WHAT IS REQUIRED.
Print the line where "In a survey of students: 50" occurs and every line that follows it in the data below, ending with the last line, precisely as written.

Collected data entries.

******************************

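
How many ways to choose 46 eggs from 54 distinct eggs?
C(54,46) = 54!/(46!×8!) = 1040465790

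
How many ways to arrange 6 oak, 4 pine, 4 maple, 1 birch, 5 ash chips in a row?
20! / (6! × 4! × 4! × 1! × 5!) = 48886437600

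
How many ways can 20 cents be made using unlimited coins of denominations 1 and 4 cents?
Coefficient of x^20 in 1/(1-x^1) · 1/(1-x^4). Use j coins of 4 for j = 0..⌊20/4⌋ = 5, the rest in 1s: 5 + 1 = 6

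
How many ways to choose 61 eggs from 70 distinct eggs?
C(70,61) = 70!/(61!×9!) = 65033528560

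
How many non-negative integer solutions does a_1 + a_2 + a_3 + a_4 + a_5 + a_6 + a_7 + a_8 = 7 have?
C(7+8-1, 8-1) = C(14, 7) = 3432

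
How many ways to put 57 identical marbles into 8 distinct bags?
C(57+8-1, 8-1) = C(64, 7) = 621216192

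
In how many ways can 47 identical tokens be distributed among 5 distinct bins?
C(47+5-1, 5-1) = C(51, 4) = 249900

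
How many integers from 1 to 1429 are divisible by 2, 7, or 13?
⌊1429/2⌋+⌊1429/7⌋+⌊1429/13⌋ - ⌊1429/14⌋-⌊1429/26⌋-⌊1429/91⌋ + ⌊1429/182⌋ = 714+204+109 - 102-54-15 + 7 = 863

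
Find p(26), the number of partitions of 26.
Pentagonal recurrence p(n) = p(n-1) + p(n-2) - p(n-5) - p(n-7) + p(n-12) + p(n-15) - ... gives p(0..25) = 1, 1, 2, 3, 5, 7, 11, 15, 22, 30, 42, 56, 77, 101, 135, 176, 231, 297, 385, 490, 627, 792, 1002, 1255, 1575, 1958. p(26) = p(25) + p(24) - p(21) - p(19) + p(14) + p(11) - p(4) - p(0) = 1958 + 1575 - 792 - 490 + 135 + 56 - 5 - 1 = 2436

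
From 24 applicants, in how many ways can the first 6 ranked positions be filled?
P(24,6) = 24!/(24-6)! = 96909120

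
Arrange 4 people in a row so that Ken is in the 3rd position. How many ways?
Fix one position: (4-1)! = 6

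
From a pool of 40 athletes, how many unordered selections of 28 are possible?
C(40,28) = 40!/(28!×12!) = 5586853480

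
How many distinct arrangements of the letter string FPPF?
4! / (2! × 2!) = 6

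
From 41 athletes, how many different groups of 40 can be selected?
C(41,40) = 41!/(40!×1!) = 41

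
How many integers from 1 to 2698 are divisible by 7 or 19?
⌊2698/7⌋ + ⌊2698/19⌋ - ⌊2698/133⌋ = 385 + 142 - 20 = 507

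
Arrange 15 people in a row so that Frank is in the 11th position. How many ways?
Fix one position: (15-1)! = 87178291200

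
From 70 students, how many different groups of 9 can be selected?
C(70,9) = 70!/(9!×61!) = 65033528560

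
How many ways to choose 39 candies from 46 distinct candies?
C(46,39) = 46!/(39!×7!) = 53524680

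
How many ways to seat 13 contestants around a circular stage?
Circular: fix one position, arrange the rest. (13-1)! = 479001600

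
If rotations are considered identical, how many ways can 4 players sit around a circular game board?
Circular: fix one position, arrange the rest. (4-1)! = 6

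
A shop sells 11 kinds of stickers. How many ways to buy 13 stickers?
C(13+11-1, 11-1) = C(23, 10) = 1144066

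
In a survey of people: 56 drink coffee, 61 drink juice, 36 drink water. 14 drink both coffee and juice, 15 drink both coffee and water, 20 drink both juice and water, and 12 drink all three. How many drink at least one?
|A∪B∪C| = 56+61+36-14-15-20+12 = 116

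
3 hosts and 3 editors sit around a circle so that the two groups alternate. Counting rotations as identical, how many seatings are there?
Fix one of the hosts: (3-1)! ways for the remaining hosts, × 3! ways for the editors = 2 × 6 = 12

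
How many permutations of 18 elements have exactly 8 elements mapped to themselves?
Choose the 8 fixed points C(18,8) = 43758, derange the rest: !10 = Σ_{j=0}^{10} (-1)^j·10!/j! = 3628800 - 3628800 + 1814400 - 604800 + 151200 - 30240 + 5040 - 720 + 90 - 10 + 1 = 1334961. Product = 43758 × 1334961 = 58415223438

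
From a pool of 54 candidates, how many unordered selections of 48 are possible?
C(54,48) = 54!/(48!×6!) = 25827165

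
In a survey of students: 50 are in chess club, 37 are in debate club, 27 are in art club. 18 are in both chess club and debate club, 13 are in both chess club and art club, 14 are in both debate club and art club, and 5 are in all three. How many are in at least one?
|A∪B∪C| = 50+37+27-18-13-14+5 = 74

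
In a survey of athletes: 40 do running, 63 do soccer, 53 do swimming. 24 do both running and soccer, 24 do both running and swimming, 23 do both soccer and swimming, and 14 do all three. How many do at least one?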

******************************

OUTPUT FOR THIS EXERCISE.
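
In a survey of students: 50 are in chess club, 37 are in debate club, 27 are in art club. 18 are in both chess club and debate club, 13 are in both chess club and art club, 14 are in both debate club and art club, and 5 are in all three. How many are in at least one?
|A∪B∪C| = 50+37+27-18-13-14+5 = 74

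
In a survey of athletes: 40 do running, 63 do soccer, 53 do swimming. 24 do both running and soccer, 24 do both running and swimming, 23 do both soccer and swimming, and 14 do all three. How many do at least one?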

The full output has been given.